[GIVEN RECORDS Boundary: Start]
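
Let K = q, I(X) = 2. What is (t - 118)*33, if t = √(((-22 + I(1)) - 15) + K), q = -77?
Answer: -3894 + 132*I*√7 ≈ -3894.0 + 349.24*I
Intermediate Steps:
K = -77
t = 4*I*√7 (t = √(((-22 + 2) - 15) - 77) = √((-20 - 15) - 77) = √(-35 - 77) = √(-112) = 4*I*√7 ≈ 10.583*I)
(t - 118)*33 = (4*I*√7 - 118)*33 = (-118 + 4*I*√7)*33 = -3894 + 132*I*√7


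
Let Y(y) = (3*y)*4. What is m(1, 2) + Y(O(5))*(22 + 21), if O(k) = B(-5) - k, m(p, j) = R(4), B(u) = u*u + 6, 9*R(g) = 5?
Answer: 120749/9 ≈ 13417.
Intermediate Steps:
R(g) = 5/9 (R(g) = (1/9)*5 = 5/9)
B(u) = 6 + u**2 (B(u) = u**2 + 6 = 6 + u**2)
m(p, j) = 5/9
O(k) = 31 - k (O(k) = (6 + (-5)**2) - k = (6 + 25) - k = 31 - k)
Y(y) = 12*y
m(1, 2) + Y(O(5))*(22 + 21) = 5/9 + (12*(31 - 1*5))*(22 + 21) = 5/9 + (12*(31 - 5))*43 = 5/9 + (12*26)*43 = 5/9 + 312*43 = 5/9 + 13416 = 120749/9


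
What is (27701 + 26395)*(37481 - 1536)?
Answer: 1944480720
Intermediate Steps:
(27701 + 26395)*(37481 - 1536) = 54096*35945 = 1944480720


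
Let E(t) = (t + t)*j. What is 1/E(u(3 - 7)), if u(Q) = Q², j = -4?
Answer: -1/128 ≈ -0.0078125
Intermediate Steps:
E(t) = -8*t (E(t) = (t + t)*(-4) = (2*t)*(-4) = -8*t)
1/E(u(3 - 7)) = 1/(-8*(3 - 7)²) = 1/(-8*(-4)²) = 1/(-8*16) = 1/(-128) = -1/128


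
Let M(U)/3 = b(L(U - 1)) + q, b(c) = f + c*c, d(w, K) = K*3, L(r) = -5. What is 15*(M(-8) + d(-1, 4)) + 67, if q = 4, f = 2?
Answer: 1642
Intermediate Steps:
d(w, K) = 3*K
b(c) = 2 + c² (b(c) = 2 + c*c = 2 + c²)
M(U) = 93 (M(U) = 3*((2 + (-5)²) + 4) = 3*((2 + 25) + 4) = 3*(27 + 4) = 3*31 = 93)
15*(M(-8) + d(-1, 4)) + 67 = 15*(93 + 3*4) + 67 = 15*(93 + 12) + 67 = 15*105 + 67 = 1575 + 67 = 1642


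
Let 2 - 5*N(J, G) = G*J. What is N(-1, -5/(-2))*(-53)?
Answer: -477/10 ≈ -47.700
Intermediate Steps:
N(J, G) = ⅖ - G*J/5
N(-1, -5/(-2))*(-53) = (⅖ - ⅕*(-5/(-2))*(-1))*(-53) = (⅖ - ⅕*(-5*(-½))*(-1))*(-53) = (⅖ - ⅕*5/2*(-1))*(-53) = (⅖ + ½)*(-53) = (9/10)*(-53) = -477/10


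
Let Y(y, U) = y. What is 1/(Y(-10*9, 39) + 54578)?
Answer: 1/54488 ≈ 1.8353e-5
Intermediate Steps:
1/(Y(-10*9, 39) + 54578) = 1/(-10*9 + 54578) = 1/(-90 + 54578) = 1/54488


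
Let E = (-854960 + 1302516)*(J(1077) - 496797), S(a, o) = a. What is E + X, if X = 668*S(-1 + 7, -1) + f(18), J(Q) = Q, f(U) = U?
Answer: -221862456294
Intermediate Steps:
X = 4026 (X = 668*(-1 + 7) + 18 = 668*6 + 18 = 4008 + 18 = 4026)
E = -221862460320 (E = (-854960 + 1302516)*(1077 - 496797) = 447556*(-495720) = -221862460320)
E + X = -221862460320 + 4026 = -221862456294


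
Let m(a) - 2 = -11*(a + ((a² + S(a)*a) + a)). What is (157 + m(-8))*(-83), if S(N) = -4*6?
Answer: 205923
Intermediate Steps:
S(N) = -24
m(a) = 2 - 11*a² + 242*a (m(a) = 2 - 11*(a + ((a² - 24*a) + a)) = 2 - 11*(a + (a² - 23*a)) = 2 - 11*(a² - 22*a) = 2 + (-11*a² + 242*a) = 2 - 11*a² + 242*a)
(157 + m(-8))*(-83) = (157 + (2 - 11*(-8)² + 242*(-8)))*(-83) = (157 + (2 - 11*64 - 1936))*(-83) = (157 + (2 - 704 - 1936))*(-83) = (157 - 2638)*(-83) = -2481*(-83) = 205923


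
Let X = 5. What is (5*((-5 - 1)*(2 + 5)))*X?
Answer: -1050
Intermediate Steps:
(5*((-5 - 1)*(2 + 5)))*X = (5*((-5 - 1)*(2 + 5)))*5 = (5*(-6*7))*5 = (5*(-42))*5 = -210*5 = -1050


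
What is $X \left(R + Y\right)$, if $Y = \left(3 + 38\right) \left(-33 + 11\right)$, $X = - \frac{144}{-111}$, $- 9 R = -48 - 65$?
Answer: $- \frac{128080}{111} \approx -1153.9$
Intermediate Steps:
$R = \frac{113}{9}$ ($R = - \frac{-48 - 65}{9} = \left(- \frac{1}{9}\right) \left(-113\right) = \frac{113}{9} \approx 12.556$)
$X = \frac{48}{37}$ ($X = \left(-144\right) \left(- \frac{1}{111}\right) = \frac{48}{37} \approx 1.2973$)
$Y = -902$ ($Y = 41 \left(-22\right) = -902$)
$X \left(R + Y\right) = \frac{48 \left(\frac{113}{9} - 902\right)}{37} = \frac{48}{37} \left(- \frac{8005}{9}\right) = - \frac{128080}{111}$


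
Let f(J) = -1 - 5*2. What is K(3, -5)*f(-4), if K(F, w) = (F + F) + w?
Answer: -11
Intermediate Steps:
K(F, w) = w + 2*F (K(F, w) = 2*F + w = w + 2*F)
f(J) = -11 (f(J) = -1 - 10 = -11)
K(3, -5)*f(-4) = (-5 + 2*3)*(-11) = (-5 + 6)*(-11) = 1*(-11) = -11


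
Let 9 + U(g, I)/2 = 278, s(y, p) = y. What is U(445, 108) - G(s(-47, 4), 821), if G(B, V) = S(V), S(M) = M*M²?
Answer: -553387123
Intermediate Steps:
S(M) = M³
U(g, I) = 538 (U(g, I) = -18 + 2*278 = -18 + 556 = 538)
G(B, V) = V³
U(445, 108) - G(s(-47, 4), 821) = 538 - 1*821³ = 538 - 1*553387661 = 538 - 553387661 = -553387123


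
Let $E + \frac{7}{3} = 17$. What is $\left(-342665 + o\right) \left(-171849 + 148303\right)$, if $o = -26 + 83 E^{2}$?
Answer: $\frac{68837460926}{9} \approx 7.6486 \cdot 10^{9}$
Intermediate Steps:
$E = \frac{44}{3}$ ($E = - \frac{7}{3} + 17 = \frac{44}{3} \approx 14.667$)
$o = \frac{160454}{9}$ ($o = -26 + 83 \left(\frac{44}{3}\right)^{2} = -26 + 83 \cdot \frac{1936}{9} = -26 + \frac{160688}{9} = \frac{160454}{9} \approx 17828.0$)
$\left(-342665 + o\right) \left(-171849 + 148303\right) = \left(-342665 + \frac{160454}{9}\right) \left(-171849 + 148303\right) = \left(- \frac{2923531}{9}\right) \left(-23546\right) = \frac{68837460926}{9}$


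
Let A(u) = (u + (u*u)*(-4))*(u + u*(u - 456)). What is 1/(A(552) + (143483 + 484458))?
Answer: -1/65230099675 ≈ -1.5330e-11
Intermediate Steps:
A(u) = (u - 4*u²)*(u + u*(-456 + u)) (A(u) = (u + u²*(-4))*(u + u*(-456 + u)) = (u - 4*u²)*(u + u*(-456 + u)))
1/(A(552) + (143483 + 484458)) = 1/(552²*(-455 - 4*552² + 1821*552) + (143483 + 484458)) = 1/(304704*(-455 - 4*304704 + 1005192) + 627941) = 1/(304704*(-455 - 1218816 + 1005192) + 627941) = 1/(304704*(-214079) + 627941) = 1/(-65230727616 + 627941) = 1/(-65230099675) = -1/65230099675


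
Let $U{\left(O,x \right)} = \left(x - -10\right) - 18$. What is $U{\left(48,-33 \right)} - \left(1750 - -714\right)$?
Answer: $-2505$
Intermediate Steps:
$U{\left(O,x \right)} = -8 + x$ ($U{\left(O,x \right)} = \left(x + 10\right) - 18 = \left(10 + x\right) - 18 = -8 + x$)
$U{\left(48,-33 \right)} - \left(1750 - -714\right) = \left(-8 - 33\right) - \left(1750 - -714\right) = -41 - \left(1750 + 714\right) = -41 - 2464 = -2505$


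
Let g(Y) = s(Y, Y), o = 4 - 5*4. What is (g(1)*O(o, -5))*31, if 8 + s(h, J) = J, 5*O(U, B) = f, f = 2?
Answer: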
[GIVEN RECORDS Boundary: End]
## WHAT THE EXERCISE ASKS
Keep to the lines above, from the first one through the line where "Answer: 120749/9 ≈ 13417." appears, and copy them exactly.

## ANSWER TO THIS PROBLEM
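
Let K = q, I(X) = 2. What is (t - 118)*33, if t = √(((-22 + I(1)) - 15) + K), q = -77?
Answer: -3894 + 132*I*√7 ≈ -3894.0 + 349.24*I
Intermediate Steps:
K = -77
t = 4*I*√7 (t = √(((-22 + 2) - 15) - 77) = √((-20 - 15) - 77) = √(-35 - 77) = √(-112) = 4*I*√7 ≈ 10.583*I)
(t - 118)*33 = (4*I*√7 - 118)*33 = (-118 + 4*I*√7)*33 = -3894 + 132*I*√7


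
Let Y(y) = (3*y)*4. What is m(1, 2) + Y(O(5))*(22 + 21), if O(k) = B(-5) - k, m(p, j) = R(4), B(u) = u*u + 6, 9*R(g) = 5?
Answer: 120749/9 ≈ 13417.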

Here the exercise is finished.